## WHAT THE TASK REQUIRES
What you output should match the data below exactly.

## SUPPLIED ENTRIES
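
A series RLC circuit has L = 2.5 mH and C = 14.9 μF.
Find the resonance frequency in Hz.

Step 1 — Resonance condition Im(Z)=0 gives ω₀ = 1/√(LC).
Step 2 — ω₀ = 1/√(0.0025·1.49e-05) = 5181 rad/s.
Step 3 — f₀ = ω₀/(2π) = 824.6 Hz.

f₀ = 824.6 Hz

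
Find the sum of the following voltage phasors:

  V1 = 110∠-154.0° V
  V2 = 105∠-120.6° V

Step 1 — Convert each phasor to rectangular form:
  V1 = 110·(cos(-154.0°) + j·sin(-154.0°)) = -98.87 - j48.22 V
  V2 = 105·(cos(-120.6°) + j·sin(-120.6°)) = -53.45 - j90.38 V
Step 2 — Sum components: V_total = -152.3 - j138.6 V.
Step 3 — Convert to polar: |V_total| = 205.9 V, ∠V_total = -137.7°.

V_total = 205.9∠-137.7° V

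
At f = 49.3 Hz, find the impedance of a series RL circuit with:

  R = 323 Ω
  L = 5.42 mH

Step 1 — Angular frequency: ω = 2π·f = 2π·49.3 = 309.8 rad/s.
Step 2 — Component impedances:
  R: Z = R = 323 Ω
  L: Z = jωL = j·309.8·0.00542 = 0 + j1.679 Ω
Step 3 — Series combination: Z_total = R + L = 323 + j1.679 Ω = 323∠0.3° Ω.

Z = 323 + j1.679 Ω = 323∠0.3° Ω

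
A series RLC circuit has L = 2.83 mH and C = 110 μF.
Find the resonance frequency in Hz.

Step 1 — Resonance condition Im(Z)=0 gives ω₀ = 1/√(LC).
Step 2 — ω₀ = 1/√(0.00283·0.00011) = 1792 rad/s.
Step 3 — f₀ = ω₀/(2π) = 285.3 Hz.

f₀ = 285.3 Hz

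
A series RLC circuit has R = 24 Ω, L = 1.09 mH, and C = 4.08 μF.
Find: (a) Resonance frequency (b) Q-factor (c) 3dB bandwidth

Step 1 — Resonance: ω₀ = 1/√(LC) = 1/√(0.00109·4.08e-06) = 1.5e+04 rad/s.
Step 2 — f₀ = ω₀/(2π) = 2387 Hz.
Step 3 — Series Q: Q = ω₀L/R = 1.5e+04·0.00109/24 = 0.681.
Step 4 — Bandwidth: Δω = ω₀/Q = 2.202e+04 rad/s; BW = Δω/(2π) = 3504 Hz.

(a) f₀ = 2387 Hz  (b) Q = 0.681  (c) BW = 3504 Hz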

## TASK RESPONSE
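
A series RLC circuit has L = 2.5 mH and C = 14.9 μF.
Find the resonance frequency in Hz.

Step 1 — Resonance condition Im(Z)=0 gives ω₀ = 1/√(LC).
Step 2 — ω₀ = 1/√(0.0025·1.49e-05) = 5181 rad/s.
Step 3 — f₀ = ω₀/(2π) = 824.6 Hz.

f₀ = 824.6 Hz

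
Find the sum of the following voltage phasors:

  V1 = 110∠-154.0° V
  V2 = 105∠-120.6° V

Step 1 — Convert each phasor to rectangular form:
  V1 = 110·(cos(-154.0°) + j·sin(-154.0°)) = -98.87 - j48.22 V
  V2 = 105·(cos(-120.6°) + j·sin(-120.6°)) = -53.45 - j90.38 V
Step 2 — Sum components: V_total = -152.3 - j138.6 V.
Step 3 — Convert to polar: |V_total| = 205.9 V, ∠V_total = -137.7°.

V_total = 205.9∠-137.7° V

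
At f = 49.3 Hz, find the impedance of a series RL circuit with:

  R = 323 Ω
  L = 5.42 mH

Step 1 — Angular frequency: ω = 2π·f = 2π·49.3 = 309.8 rad/s.
Step 2 — Component impedances:
  R: Z = R = 323 Ω
  L: Z = jωL = j·309.8·0.00542 = 0 + j1.679 Ω
Step 3 — Series combination: Z_total = R + L = 323 + j1.679 Ω = 323∠0.3° Ω.

Z = 323 + j1.679 Ω = 323∠0.3° Ω

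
A series RLC circuit has L = 2.83 mH and C = 110 μF.
Find the resonance frequency in Hz.

Step 1 — Resonance condition Im(Z)=0 gives ω₀ = 1/√(LC).
Step 2 — ω₀ = 1/√(0.00283·0.00011) = 1792 rad/s.
Step 3 — f₀ = ω₀/(2π) = 285.3 Hz.

f₀ = 285.3 Hz

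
A series RLC circuit has R = 24 Ω, L = 1.09 mH, and C = 4.08 μF.
Find: (a) Resonance frequency (b) Q-factor (c) 3dB bandwidth

Step 1 — Resonance: ω₀ = 1/√(LC) = 1/√(0.00109·4.08e-06) = 1.5e+04 rad/s.
Step 2 — f₀ = ω₀/(2π) = 2387 Hz.
Step 3 — Series Q: Q = ω₀L/R = 1.5e+04·0.00109/24 = 0.681.
Step 4 — Bandwidth: Δω = ω₀/Q = 2.202e+04 rad/s; BW = Δω/(2π) = 3504 Hz.

(a) f₀ = 2387 Hz  (b) Q = 0.681  (c) BW = 3504 Hz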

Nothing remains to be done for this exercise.